Exercise instructions: The response should be the lines of the data, starting at the first and ending at the one that contains "Let k(P, E)", copied without change.

Stored data
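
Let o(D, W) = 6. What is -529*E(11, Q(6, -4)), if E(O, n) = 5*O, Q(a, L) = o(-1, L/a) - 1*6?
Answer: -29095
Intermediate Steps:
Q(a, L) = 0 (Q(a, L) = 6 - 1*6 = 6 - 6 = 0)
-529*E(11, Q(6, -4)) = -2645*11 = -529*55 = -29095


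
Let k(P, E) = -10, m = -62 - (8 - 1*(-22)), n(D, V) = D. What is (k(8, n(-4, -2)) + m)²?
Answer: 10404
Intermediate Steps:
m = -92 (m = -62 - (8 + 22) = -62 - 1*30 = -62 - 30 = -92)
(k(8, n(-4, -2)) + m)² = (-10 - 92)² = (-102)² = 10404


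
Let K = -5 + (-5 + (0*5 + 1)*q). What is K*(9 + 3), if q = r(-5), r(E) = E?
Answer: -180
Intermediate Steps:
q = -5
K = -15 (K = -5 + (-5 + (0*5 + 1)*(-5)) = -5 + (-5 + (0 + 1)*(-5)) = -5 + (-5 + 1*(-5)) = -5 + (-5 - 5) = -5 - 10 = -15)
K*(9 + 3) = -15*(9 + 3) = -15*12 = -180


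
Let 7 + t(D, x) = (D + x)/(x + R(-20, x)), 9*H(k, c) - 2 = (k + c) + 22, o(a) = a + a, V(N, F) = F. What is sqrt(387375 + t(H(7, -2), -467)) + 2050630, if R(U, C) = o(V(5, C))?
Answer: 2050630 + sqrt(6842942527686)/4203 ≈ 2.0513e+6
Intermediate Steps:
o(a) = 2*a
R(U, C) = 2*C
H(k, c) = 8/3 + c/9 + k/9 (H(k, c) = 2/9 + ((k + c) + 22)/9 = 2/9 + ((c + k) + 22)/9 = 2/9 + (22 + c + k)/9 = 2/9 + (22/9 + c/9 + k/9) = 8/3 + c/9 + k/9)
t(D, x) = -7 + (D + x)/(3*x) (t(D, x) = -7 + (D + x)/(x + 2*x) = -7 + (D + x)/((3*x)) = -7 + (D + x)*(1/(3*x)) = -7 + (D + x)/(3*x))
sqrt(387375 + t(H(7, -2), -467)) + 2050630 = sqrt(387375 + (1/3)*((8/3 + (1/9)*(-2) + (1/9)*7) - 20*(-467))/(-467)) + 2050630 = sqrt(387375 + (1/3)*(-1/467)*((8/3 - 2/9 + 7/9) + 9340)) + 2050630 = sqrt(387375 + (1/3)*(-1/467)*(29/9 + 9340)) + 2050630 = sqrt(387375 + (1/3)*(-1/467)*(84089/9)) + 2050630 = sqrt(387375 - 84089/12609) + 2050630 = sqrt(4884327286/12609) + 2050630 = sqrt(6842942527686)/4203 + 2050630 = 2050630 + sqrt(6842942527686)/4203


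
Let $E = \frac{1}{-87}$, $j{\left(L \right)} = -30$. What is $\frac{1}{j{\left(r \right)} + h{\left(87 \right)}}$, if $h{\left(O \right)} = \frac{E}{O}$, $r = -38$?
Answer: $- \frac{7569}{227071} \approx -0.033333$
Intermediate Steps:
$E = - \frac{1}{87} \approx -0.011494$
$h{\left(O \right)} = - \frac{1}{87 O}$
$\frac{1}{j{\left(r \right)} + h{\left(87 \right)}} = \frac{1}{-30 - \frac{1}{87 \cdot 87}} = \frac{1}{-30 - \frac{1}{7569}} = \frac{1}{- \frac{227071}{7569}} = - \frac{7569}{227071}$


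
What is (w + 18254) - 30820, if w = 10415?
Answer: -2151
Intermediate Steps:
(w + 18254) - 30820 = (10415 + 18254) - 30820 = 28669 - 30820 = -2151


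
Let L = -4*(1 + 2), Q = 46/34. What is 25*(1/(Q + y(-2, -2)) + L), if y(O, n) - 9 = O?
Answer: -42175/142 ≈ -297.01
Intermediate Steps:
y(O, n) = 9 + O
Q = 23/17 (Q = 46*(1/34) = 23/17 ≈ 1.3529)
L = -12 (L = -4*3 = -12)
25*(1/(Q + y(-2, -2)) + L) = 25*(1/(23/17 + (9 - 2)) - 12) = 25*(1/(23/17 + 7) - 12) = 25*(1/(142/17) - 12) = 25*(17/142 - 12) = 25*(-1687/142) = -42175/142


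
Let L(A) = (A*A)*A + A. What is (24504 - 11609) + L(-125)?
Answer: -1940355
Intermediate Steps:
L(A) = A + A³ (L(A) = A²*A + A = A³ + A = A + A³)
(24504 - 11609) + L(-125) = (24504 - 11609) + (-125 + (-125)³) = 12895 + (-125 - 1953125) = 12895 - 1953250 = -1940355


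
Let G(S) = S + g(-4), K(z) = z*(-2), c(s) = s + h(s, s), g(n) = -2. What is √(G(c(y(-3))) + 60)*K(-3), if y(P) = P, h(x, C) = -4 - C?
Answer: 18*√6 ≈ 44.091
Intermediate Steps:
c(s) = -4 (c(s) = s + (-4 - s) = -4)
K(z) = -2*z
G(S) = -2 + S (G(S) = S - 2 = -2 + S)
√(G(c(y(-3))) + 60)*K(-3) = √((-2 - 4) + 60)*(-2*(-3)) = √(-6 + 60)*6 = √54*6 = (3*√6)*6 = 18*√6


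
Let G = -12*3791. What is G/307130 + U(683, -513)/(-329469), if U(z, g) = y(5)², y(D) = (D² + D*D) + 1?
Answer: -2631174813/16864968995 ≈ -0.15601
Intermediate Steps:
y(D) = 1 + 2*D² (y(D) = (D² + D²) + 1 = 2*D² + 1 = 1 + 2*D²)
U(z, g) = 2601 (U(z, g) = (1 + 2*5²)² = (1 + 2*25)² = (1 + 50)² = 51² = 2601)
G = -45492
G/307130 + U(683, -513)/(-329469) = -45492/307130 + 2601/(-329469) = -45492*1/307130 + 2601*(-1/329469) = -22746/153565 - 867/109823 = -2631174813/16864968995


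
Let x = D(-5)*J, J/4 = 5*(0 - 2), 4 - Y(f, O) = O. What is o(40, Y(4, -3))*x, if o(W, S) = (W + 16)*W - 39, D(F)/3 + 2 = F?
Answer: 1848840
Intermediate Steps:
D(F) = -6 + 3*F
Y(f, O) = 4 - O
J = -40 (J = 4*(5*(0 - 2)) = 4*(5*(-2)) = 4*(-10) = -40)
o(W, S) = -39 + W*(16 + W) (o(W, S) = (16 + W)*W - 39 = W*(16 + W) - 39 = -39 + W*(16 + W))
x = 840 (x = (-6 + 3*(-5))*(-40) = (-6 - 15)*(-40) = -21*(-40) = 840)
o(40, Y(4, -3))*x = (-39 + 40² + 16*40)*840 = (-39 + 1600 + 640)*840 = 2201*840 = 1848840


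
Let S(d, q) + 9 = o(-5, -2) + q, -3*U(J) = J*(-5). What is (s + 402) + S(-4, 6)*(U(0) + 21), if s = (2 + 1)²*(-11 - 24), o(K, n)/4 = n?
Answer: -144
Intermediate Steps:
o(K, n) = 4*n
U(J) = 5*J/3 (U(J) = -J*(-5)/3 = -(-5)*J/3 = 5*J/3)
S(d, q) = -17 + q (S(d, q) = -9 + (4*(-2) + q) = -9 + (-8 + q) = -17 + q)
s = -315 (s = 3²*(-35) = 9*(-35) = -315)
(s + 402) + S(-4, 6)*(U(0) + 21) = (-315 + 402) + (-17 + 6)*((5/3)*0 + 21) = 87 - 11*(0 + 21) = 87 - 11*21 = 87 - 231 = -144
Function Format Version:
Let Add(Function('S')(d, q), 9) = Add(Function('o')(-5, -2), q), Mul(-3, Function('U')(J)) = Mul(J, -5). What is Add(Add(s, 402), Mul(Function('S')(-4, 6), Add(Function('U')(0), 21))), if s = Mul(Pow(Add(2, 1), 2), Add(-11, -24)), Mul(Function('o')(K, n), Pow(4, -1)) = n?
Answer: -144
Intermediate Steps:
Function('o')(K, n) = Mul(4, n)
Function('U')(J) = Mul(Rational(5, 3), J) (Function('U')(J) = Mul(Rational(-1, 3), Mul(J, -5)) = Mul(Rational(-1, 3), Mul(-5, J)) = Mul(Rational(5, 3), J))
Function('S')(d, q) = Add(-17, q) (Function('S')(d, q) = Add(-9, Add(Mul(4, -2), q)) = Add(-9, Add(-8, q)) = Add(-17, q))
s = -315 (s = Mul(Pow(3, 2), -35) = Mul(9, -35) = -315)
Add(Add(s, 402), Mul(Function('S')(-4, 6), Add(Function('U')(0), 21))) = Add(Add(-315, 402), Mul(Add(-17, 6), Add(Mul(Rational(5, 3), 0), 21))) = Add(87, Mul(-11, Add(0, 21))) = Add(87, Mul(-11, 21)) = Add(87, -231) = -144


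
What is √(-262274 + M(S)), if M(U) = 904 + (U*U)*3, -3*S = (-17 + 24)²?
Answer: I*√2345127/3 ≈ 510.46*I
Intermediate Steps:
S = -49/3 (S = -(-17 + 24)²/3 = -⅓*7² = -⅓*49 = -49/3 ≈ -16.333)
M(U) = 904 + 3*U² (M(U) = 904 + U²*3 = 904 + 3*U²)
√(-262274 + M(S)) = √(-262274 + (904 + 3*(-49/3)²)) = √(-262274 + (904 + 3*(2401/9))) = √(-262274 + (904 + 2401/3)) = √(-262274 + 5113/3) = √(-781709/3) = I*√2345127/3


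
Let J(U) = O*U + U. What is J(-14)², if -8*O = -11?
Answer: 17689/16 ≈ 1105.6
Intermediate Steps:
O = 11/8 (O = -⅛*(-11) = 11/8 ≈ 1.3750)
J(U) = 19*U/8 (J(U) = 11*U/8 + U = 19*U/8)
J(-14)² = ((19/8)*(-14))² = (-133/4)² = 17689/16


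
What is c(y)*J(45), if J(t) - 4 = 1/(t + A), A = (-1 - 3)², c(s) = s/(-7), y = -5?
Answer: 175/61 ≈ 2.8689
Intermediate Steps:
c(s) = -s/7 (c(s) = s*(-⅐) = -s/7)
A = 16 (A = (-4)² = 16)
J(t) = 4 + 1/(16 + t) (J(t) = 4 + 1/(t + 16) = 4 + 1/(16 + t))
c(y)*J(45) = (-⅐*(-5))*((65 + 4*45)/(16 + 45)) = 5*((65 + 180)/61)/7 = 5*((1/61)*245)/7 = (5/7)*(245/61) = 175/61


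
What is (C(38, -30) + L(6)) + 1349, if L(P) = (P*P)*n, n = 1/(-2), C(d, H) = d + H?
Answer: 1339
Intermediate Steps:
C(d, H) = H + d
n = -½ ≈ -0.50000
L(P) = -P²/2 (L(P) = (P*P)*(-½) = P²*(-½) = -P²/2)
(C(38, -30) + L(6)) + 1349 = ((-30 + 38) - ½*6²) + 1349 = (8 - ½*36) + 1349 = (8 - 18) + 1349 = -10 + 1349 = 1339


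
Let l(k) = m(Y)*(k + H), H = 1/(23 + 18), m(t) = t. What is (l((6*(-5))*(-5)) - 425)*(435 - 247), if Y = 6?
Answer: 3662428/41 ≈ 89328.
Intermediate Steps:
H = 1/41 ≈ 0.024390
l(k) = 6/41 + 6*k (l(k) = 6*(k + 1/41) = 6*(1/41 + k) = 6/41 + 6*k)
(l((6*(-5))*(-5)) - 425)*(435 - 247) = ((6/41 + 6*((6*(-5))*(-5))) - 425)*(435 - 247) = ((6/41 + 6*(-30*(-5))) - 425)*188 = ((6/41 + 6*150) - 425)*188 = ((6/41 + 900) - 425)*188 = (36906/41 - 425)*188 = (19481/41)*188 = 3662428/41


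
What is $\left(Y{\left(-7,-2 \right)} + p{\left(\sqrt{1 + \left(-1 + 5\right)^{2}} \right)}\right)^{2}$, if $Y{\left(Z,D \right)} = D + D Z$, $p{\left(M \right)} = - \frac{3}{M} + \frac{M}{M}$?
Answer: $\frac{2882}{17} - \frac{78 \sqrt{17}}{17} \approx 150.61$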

Result of this exercise:
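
Let o(D, W) = 6. What is -529*E(11, Q(6, -4)), if E(O, n) = 5*O, Q(a, L) = o(-1, L/a) - 1*6?
Answer: -29095
Intermediate Steps:
Q(a, L) = 0 (Q(a, L) = 6 - 1*6 = 6 - 6 = 0)
-529*E(11, Q(6, -4)) = -2645*11 = -529*55 = -29095


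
Let k(P, E) = -10, m = -62 - (8 - 1*(-22)), n(D, V) = D. What is (k(8, n(-4, -2)) + m)²?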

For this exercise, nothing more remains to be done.